The records below must be reproduced in full and without error.

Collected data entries
^^^^^^^^
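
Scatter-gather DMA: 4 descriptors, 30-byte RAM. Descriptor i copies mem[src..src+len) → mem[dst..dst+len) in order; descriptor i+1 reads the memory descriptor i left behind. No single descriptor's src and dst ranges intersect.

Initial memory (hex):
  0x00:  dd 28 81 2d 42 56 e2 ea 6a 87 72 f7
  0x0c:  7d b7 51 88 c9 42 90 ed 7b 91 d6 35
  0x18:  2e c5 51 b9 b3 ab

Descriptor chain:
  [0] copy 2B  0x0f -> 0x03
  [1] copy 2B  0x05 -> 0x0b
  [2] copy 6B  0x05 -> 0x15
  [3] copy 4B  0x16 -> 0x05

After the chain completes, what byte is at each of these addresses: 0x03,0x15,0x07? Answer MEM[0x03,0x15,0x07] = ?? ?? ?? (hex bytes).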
^^^^^^^^
Final answer –
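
Scatter-gather DMA: 4 descriptors, 30-byte RAM. Descriptor i copies mem[src..src+len) → mem[dst..dst+len) in order; descriptor i+1 reads the memory descriptor i left behind. No single descriptor's src and dst ranges intersect.

Initial memory (hex):
  0x00:  dd 28 81 2d 42 56 e2 ea 6a 87 72 f7
  0x0c:  7d b7 51 88 c9 42 90 ed 7b 91 d6 35
  0x18:  2e c5 51 b9 b3 ab

Descriptor chain:
  [0] copy 2B  0x0f -> 0x03
  [1] copy 2B  0x05 -> 0x0b
  [2] copy 6B  0x05 -> 0x15
  [3] copy 4B  0x16 -> 0x05

After the chain completes, what byte is at each of these addresses: 0x03,0x15,0x07? Answer MEM[0x03,0x15,0x07] = ?? ?? ?? (hex bytes).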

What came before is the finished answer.